» **WHAT IS NEEDED**:
Go to the line containing "Weight w=4.8, gradient=3.4." in the records below. Repeat it and the lines after it exactly, all the way to the end.

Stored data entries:
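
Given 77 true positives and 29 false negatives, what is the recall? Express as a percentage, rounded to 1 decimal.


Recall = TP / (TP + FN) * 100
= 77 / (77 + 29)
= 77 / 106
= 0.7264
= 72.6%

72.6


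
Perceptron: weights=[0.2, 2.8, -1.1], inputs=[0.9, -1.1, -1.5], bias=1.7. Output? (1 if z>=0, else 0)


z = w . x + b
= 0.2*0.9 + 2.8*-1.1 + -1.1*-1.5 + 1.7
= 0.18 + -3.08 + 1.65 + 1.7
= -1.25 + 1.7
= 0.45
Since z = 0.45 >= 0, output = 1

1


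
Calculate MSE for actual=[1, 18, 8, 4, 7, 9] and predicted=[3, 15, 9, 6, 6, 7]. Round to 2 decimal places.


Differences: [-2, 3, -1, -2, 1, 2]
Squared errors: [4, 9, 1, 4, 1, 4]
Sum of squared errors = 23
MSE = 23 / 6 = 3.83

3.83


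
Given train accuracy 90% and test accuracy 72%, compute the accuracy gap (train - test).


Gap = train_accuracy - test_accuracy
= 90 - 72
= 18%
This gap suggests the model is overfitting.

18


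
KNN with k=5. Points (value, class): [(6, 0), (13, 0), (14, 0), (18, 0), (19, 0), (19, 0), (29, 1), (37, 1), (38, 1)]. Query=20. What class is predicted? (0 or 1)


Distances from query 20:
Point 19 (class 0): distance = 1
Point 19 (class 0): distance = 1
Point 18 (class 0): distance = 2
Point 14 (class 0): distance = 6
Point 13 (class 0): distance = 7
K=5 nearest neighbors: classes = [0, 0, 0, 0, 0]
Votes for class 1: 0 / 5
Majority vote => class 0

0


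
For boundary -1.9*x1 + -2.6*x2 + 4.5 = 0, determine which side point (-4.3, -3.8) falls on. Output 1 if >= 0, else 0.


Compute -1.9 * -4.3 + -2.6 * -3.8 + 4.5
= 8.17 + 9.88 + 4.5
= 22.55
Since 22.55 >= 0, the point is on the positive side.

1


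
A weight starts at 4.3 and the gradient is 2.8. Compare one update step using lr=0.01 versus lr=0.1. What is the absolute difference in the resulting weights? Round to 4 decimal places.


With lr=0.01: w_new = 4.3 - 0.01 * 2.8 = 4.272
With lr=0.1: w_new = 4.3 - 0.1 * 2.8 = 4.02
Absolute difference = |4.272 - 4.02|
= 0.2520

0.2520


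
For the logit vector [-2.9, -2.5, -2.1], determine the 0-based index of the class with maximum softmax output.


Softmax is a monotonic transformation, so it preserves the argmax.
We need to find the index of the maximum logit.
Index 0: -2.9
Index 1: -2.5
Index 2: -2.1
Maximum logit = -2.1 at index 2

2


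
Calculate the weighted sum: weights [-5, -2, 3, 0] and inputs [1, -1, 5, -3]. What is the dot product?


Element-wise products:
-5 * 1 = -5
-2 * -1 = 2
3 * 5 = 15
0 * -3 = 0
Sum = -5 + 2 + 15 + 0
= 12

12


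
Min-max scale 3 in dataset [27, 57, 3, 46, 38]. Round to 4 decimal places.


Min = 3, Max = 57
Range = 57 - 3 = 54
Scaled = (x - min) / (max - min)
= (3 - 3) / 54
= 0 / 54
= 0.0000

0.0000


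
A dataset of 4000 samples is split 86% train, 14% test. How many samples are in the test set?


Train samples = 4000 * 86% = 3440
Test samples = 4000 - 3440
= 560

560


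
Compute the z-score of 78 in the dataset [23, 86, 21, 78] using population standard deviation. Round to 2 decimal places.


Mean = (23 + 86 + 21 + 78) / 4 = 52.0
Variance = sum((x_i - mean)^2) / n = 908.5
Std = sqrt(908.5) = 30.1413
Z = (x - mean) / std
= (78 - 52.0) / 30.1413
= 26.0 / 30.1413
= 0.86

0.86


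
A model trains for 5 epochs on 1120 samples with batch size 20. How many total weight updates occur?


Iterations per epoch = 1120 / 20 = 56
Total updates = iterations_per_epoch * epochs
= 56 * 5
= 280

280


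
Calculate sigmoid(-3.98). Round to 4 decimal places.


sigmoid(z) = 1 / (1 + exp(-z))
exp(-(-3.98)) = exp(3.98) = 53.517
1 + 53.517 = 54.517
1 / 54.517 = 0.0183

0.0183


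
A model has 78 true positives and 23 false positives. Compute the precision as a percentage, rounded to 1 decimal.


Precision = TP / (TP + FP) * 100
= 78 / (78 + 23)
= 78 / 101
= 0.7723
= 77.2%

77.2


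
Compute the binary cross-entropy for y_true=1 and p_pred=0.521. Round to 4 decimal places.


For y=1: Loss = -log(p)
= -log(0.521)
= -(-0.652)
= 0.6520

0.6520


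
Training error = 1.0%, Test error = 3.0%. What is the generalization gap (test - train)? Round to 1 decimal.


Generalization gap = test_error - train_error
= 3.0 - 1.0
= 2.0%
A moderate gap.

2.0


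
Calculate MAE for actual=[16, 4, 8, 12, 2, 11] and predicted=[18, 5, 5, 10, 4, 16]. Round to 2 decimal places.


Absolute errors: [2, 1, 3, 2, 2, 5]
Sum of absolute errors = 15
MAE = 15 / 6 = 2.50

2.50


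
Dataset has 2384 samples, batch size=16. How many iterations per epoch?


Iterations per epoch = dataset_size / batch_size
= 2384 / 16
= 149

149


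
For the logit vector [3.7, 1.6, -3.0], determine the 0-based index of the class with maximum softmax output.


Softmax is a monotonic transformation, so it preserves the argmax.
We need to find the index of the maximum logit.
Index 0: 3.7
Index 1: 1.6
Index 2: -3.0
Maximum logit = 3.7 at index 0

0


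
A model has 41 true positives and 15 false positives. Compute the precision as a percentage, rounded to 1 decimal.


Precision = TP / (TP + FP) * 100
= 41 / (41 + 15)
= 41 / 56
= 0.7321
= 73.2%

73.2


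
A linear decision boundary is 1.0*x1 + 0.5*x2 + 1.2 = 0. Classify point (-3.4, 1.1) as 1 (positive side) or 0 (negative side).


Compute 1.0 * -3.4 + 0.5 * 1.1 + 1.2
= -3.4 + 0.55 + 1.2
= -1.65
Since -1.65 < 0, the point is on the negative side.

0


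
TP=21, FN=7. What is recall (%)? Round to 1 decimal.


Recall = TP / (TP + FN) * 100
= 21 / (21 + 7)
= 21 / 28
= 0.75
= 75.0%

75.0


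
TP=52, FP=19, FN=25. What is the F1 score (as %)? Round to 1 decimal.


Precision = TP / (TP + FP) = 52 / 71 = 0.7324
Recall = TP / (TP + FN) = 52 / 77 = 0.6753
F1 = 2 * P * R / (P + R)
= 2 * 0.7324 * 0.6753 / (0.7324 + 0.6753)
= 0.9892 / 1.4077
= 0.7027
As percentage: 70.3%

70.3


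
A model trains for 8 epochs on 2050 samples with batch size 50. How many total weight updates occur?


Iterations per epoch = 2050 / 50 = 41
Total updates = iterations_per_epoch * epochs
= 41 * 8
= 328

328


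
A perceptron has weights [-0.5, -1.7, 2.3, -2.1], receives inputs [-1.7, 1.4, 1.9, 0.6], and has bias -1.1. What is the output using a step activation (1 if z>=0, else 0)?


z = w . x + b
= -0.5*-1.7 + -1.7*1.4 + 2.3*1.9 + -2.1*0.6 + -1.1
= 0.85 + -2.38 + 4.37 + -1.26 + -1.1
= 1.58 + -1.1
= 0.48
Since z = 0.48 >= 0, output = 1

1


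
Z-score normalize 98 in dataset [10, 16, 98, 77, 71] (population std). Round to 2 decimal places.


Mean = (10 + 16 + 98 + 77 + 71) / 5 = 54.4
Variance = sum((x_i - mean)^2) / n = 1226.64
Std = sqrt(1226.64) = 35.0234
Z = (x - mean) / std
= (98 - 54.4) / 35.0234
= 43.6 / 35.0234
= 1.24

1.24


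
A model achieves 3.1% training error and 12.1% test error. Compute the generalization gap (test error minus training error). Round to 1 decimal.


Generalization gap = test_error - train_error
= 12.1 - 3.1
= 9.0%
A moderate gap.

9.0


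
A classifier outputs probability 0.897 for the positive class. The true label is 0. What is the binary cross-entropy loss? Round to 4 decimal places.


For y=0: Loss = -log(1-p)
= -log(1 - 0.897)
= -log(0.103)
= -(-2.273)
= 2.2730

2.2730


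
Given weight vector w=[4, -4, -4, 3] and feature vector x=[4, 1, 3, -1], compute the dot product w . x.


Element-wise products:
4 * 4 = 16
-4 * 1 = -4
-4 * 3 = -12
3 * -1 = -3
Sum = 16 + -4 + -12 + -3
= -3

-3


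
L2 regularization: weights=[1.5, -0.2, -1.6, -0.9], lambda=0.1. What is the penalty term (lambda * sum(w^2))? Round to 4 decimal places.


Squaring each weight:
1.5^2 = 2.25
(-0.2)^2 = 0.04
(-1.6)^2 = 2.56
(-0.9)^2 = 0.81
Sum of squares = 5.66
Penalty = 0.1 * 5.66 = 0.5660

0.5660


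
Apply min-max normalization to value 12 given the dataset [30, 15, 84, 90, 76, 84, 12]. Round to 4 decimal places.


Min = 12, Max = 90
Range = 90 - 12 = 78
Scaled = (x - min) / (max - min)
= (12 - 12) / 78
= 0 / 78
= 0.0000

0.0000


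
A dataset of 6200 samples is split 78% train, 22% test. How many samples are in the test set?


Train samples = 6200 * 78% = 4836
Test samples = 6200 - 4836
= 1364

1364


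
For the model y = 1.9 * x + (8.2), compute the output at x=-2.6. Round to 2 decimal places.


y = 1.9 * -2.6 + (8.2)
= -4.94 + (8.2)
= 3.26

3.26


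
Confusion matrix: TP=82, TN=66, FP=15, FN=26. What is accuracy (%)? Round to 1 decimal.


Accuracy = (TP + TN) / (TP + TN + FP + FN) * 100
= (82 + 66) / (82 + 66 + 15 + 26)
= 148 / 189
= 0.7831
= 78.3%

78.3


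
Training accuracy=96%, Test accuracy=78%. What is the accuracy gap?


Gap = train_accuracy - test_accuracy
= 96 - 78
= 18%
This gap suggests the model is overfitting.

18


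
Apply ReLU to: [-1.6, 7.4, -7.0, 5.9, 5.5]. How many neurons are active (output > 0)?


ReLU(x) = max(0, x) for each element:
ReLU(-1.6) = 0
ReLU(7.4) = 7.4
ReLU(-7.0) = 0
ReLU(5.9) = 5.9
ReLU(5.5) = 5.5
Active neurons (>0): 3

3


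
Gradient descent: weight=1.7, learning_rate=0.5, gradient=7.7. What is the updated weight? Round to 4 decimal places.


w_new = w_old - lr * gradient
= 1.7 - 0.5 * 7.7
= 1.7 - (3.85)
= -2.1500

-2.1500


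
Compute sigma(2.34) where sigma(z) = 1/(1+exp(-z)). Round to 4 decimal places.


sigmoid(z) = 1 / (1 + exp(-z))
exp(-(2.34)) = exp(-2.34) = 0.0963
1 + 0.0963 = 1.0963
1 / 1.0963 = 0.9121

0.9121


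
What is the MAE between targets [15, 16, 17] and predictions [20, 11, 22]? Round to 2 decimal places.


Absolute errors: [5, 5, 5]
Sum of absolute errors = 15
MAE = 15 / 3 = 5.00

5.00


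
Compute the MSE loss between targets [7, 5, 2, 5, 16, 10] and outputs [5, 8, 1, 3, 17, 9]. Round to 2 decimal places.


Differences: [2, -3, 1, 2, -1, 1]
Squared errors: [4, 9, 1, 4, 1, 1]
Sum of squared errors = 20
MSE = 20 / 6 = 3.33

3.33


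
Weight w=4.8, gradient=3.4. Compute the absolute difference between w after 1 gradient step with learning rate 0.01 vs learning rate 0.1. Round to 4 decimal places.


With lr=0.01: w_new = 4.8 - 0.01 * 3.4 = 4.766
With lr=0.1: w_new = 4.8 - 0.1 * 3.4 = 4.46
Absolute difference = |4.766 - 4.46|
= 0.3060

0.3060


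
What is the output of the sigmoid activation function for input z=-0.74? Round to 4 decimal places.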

» **EXERCISE OUTPUT**:
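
Weight w=4.8, gradient=3.4. Compute the absolute difference between w after 1 gradient step with learning rate 0.01 vs learning rate 0.1. Round to 4 decimal places.


With lr=0.01: w_new = 4.8 - 0.01 * 3.4 = 4.766
With lr=0.1: w_new = 4.8 - 0.1 * 3.4 = 4.46
Absolute difference = |4.766 - 4.46|
= 0.3060

0.3060


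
What is the output of the sigmoid activation function for input z=-0.74? Round to 4 decimal places.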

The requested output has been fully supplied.